- [What you should do]:
Nothing but the data, repeated exactly, belongs in the answer.

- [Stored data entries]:
--*--

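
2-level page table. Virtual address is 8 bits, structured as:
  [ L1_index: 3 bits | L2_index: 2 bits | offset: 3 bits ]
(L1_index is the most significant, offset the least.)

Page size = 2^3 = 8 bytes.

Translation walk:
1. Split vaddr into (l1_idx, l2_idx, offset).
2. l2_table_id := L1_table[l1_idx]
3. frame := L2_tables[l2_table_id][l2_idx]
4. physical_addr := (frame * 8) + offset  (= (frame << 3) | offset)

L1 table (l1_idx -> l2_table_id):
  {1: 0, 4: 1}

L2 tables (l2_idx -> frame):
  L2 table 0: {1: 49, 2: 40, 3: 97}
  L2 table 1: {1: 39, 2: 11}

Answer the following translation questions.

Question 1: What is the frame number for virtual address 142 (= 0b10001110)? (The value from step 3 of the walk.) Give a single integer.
Answer: 39

Derivation:
vaddr = 142: l1_idx=4, l2_idx=1
L1[4] = 1; L2[1][1] = 39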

--*--

- [Output of the exercise]:
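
2-level page table. Virtual address is 8 bits, structured as:
  [ L1_index: 3 bits | L2_index: 2 bits | offset: 3 bits ]
(L1_index is the most significant, offset the least.)

Page size = 2^3 = 8 bytes.

Translation walk:
1. Split vaddr into (l1_idx, l2_idx, offset).
2. l2_table_id := L1_table[l1_idx]
3. frame := L2_tables[l2_table_id][l2_idx]
4. physical_addr := (frame * 8) + offset  (= (frame << 3) | offset)

L1 table (l1_idx -> l2_table_id):
  {1: 0, 4: 1}

L2 tables (l2_idx -> frame):
  L2 table 0: {1: 49, 2: 40, 3: 97}
  L2 table 1: {1: 39, 2: 11}

Answer the following translation questions.

Question 1: What is the frame number for virtual address 142 (= 0b10001110)? (The value from step 3 of the walk.) Give a single integer.
Answer: 39

Derivation:
vaddr = 142: l1_idx=4, l2_idx=1
L1[4] = 1; L2[1][1] = 39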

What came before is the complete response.